Task requirements
Write out again, please, the records below from the first line to the line holding "V_5 = (-11, -1)", inclusive, and nothing else.

[Stored data]
──────────────────────────────

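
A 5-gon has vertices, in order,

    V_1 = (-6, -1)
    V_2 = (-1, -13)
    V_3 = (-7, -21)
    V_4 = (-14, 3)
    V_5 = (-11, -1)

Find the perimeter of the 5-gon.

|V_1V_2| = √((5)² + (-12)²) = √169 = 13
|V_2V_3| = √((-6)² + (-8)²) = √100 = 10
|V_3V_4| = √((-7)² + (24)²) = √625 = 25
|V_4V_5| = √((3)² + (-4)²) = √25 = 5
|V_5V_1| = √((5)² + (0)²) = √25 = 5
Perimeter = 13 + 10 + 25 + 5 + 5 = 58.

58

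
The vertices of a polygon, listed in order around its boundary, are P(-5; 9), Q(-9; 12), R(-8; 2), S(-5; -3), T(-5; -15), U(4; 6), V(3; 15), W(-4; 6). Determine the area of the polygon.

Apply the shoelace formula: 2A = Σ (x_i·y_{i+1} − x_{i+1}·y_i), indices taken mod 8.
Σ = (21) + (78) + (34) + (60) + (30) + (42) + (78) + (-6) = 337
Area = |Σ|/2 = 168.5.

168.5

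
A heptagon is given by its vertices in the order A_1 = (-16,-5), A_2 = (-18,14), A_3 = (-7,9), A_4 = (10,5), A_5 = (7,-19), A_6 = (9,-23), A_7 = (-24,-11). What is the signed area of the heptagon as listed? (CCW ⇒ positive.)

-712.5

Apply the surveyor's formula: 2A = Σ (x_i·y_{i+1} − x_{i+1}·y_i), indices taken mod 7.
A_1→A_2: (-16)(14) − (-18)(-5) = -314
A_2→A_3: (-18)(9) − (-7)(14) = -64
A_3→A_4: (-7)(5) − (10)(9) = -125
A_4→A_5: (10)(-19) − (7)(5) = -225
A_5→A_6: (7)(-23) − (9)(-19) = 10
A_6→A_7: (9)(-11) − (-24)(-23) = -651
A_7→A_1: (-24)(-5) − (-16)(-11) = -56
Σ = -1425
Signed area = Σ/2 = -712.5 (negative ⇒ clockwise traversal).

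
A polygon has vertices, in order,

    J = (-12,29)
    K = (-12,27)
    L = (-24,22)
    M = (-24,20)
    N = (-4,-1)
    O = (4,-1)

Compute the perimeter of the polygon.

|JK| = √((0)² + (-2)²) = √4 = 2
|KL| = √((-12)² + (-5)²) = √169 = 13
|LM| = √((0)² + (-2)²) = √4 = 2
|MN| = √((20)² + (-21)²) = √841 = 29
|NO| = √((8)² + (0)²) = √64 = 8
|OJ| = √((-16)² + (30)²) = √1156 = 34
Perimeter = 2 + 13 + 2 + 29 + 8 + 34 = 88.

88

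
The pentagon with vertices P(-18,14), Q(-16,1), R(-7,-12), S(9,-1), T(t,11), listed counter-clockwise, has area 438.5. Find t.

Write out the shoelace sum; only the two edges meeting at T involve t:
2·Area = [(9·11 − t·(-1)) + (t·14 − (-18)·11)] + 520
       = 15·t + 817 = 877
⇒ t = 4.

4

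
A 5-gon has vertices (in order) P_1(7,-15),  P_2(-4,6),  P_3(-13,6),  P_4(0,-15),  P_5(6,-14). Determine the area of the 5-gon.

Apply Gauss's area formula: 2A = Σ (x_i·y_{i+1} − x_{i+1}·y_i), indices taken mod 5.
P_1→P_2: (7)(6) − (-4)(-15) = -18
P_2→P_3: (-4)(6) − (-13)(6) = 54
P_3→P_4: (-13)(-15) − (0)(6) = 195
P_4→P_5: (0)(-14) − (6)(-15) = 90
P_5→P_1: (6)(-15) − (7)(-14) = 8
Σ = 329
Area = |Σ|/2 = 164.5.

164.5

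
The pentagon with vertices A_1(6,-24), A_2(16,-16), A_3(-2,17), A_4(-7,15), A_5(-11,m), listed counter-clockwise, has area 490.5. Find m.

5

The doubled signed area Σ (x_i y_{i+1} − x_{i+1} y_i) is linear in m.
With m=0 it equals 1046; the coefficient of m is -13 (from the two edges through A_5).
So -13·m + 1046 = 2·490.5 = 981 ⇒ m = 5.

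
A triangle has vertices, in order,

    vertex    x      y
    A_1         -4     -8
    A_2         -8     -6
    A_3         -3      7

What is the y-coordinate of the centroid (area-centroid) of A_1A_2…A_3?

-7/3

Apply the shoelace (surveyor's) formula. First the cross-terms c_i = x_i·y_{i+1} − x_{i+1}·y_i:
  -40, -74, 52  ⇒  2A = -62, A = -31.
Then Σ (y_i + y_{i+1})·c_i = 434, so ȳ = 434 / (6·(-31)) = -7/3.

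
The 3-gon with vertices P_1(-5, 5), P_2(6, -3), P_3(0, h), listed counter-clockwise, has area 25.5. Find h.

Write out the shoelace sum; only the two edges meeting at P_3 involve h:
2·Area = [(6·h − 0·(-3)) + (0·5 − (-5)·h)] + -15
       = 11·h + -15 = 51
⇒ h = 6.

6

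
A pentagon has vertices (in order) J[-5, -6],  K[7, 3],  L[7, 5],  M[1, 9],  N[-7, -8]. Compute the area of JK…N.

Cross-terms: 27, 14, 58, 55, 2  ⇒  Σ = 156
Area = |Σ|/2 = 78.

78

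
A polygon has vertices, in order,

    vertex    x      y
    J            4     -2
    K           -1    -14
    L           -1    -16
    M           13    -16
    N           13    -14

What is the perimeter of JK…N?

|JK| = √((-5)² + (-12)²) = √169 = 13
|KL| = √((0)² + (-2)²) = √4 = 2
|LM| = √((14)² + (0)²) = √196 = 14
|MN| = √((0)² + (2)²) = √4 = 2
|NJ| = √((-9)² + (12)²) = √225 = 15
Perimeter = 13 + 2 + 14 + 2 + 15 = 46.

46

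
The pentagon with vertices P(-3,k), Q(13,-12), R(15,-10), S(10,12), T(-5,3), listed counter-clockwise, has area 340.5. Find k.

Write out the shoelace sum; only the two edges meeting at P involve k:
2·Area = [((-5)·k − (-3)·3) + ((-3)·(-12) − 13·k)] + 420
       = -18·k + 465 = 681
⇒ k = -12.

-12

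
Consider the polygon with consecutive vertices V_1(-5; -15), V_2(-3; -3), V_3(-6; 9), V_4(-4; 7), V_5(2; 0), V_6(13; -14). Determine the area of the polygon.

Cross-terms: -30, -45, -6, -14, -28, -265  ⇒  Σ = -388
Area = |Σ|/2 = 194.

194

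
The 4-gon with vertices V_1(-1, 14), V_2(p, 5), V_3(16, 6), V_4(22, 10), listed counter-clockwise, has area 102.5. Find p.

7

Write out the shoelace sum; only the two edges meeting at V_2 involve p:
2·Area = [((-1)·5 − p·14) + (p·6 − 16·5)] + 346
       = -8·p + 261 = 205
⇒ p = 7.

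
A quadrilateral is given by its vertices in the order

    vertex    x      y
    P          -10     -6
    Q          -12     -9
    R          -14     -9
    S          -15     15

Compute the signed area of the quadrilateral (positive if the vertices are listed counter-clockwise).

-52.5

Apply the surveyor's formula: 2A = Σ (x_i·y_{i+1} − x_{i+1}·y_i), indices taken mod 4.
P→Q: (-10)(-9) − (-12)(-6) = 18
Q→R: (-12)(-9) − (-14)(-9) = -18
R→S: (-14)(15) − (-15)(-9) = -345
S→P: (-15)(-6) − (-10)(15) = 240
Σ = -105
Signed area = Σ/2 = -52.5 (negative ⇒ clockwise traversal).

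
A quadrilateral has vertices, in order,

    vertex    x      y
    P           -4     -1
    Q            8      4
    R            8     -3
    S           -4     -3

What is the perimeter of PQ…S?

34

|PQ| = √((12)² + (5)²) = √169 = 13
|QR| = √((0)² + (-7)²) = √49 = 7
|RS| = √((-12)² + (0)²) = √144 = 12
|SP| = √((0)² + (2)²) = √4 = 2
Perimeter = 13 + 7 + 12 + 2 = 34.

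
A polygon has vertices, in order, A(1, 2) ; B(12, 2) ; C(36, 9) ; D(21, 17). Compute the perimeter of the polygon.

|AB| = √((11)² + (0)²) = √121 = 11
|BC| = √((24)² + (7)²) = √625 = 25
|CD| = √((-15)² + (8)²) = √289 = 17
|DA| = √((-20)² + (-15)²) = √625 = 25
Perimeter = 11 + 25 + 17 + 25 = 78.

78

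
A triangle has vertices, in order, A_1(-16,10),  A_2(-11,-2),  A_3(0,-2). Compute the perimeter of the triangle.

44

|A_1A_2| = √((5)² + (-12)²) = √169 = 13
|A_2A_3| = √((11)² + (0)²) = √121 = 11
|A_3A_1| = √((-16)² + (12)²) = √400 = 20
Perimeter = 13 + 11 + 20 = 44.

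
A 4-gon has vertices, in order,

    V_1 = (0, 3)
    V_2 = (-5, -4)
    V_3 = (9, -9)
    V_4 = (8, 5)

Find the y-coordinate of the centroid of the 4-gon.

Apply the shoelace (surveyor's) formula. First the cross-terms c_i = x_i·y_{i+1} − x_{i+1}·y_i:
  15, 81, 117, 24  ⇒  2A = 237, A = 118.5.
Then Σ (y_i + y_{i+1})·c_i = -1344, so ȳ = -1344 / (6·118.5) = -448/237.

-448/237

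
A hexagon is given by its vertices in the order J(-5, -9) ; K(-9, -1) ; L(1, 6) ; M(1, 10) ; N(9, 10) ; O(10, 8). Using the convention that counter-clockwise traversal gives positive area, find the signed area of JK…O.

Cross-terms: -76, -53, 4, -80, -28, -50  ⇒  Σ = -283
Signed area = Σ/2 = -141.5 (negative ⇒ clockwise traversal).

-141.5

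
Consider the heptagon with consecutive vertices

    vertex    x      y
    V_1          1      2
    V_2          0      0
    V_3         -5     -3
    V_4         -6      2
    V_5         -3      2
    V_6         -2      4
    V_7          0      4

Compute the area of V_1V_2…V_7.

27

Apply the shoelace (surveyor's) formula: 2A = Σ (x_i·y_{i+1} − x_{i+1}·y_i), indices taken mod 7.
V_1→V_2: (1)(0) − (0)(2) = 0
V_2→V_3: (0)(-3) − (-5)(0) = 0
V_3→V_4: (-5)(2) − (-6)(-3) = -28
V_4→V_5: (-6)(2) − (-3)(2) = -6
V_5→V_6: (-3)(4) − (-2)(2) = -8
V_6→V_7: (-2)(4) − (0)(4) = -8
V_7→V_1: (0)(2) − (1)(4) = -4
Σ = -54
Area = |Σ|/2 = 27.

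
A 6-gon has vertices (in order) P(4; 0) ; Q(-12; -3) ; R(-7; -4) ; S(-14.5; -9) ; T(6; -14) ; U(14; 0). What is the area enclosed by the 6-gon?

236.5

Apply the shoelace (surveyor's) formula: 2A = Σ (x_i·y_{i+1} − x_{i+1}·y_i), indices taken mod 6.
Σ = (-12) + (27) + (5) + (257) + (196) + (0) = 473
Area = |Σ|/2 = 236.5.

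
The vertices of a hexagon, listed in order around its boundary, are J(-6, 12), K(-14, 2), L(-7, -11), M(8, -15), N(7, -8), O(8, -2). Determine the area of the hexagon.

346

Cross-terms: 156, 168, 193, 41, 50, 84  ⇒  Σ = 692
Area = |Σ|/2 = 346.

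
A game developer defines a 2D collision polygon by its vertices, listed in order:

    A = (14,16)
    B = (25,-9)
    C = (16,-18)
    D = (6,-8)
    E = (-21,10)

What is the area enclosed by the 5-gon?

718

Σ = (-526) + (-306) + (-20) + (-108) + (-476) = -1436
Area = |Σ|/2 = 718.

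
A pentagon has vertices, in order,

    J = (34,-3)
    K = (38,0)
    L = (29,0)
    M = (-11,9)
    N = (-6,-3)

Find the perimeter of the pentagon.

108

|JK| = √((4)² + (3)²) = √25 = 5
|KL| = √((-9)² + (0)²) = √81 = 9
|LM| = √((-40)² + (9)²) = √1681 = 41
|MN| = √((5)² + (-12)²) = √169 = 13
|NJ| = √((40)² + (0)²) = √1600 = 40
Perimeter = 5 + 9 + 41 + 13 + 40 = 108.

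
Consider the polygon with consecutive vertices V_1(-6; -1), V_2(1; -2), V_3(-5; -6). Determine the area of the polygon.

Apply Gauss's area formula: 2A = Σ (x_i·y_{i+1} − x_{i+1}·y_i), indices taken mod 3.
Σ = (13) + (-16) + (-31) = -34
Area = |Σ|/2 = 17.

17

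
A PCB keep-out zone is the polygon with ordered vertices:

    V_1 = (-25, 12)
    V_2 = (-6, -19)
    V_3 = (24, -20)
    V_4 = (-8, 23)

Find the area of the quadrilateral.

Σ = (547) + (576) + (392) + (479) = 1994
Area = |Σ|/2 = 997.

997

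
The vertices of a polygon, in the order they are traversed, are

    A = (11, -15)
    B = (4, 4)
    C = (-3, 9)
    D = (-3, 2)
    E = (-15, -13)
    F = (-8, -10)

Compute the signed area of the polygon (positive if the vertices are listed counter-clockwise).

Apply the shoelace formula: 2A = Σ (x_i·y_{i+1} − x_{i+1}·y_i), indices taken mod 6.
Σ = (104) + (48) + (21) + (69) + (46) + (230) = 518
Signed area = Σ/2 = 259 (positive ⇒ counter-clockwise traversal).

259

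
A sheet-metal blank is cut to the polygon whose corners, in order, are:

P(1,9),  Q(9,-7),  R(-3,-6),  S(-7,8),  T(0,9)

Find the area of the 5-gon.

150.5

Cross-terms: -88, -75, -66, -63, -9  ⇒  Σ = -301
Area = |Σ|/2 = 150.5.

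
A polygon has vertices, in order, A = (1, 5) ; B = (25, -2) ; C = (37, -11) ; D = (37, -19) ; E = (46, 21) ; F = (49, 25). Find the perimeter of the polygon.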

──────────────────────────────

Exercise response
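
A 5-gon has vertices, in order,

    V_1 = (-6, -1)
    V_2 = (-1, -13)
    V_3 = (-7, -21)
    V_4 = (-14, 3)
    V_5 = (-11, -1)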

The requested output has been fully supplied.